_Exercise goal_:
In the data that follows, find the line with "((91/36) * (-3)"; transcribe it, every later line up to the one with "-471 / ((6 / 17)^2) = -3781.08", and that line as well, exactly and with no others.

(Beginning of Recorded information)

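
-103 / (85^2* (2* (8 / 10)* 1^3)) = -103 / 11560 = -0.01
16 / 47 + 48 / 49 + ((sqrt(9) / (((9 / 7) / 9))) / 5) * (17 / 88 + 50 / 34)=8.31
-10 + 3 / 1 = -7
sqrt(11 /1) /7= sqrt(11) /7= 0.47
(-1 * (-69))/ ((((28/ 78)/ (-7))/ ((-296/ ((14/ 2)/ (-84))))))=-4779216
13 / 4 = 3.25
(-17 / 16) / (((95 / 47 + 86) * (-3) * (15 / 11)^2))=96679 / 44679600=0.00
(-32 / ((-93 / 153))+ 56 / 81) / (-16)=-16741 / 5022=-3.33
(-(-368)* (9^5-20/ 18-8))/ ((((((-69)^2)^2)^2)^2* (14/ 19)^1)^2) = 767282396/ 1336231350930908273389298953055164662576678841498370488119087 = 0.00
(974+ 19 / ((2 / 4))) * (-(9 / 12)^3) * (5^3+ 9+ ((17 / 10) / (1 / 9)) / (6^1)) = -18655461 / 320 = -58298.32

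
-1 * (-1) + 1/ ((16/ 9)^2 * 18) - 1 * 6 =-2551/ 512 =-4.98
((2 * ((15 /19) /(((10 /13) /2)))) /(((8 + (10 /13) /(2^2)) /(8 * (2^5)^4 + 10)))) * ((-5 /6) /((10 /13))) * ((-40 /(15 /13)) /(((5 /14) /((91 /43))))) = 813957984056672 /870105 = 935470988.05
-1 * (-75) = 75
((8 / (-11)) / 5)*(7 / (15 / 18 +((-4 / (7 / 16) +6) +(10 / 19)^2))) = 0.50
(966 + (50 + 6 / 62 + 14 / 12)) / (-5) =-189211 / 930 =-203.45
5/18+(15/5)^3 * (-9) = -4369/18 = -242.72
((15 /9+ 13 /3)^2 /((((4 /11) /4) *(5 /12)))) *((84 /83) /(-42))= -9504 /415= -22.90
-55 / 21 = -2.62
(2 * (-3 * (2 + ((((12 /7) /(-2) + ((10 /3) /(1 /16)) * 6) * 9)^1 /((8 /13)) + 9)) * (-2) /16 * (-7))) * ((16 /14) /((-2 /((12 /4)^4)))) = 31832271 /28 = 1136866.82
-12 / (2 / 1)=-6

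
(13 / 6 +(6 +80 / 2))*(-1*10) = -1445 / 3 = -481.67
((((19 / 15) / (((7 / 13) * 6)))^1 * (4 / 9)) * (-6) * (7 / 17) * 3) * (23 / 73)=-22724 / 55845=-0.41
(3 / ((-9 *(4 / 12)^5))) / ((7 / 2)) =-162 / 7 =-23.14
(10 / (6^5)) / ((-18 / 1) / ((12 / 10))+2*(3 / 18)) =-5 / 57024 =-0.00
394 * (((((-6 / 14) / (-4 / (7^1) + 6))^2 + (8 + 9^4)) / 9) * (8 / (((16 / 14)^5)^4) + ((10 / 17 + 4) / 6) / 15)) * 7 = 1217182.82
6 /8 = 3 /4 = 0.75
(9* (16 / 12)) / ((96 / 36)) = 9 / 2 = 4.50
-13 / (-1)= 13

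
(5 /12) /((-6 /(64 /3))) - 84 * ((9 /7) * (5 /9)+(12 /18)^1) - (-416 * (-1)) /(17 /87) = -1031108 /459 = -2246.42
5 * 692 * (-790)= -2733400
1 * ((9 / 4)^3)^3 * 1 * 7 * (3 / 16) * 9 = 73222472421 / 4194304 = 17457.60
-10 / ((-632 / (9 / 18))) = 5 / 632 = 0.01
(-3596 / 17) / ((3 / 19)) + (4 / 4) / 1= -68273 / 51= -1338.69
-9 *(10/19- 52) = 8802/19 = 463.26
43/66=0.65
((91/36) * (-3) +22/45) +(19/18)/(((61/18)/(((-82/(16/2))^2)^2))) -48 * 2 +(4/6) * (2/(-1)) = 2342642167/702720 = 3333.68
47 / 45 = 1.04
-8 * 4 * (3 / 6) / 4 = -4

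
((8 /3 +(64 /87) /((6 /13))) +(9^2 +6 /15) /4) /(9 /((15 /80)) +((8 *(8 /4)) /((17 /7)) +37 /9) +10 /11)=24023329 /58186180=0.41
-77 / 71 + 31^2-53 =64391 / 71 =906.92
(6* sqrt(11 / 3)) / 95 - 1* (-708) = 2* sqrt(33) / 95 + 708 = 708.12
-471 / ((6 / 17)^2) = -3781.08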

(End of Recorded information)
(Beginning of Recorded information)

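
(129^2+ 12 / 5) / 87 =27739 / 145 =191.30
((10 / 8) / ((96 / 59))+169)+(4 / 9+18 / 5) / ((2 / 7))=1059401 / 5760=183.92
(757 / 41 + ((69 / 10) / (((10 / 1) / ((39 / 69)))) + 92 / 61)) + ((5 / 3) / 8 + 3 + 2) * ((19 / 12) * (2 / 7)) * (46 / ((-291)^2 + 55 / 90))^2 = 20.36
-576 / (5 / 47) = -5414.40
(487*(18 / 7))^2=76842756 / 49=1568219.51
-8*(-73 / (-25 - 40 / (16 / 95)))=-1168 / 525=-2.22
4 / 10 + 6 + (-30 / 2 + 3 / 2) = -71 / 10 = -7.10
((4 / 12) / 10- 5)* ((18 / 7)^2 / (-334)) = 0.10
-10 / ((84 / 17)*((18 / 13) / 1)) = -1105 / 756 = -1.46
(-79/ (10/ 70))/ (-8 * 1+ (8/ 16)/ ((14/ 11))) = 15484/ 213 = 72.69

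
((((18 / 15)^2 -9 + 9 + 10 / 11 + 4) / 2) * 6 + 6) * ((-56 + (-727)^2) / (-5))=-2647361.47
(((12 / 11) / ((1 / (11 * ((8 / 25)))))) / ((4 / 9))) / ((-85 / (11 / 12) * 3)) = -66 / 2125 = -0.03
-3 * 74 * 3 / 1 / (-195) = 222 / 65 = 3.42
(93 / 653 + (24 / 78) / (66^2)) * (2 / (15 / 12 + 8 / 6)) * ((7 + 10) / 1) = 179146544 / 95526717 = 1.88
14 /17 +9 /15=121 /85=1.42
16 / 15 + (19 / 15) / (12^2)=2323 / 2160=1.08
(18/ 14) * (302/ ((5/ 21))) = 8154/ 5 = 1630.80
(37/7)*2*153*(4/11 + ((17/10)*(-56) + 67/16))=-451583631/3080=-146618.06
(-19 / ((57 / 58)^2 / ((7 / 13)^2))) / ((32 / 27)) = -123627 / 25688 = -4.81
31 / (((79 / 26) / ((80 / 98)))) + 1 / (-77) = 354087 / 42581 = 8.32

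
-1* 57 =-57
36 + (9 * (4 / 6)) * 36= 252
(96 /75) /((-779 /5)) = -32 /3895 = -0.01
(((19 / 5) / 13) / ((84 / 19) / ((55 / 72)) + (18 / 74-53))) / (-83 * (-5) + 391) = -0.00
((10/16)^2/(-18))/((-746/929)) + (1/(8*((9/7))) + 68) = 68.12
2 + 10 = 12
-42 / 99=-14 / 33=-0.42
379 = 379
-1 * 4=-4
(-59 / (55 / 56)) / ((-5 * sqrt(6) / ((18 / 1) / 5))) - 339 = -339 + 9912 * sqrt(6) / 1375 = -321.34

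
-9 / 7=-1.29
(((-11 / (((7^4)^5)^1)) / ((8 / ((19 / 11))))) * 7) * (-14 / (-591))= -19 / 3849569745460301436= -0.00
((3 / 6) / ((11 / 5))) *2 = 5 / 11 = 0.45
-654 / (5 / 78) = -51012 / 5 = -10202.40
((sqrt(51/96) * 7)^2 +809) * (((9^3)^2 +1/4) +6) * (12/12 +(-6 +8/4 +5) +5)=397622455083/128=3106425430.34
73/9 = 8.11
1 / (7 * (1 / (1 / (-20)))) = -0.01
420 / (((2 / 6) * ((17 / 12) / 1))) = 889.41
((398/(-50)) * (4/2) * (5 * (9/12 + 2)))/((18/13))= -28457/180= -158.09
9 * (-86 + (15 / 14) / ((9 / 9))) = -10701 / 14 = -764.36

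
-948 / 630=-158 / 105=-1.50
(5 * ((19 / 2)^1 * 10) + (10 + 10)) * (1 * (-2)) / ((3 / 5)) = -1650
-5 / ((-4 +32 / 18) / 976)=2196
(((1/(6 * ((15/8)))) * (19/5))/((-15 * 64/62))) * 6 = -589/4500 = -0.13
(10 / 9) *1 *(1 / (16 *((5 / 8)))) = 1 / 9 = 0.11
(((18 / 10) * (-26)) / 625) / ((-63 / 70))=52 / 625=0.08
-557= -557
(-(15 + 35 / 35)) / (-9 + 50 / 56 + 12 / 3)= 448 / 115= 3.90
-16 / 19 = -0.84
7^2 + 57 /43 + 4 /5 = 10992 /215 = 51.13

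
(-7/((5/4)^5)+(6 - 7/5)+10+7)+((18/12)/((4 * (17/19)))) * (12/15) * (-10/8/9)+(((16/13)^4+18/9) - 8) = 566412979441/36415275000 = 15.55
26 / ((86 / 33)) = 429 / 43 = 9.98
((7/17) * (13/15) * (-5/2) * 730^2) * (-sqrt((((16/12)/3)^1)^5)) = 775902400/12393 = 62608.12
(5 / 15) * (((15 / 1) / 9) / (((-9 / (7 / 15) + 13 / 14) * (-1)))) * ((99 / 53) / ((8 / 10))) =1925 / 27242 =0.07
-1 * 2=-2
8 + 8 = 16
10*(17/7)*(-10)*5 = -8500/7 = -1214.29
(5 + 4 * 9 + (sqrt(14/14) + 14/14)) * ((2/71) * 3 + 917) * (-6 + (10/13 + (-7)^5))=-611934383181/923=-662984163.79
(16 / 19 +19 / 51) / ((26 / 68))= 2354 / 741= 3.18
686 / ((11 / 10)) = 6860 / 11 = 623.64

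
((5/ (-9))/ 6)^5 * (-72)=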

(End of Recorded information)

_Solution to this task_:
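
((91/36) * (-3) +22/45) +(19/18)/(((61/18)/(((-82/(16/2))^2)^2))) -48 * 2 +(4/6) * (2/(-1)) = 2342642167/702720 = 3333.68
47 / 45 = 1.04
-8 * 4 * (3 / 6) / 4 = -4

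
((8 /3 +(64 /87) /((6 /13))) +(9^2 +6 /15) /4) /(9 /((15 /80)) +((8 *(8 /4)) /((17 /7)) +37 /9) +10 /11)=24023329 /58186180=0.41
-77 / 71 + 31^2-53 =64391 / 71 =906.92
(6* sqrt(11 / 3)) / 95 - 1* (-708) = 2* sqrt(33) / 95 + 708 = 708.12
-471 / ((6 / 17)^2) = -3781.08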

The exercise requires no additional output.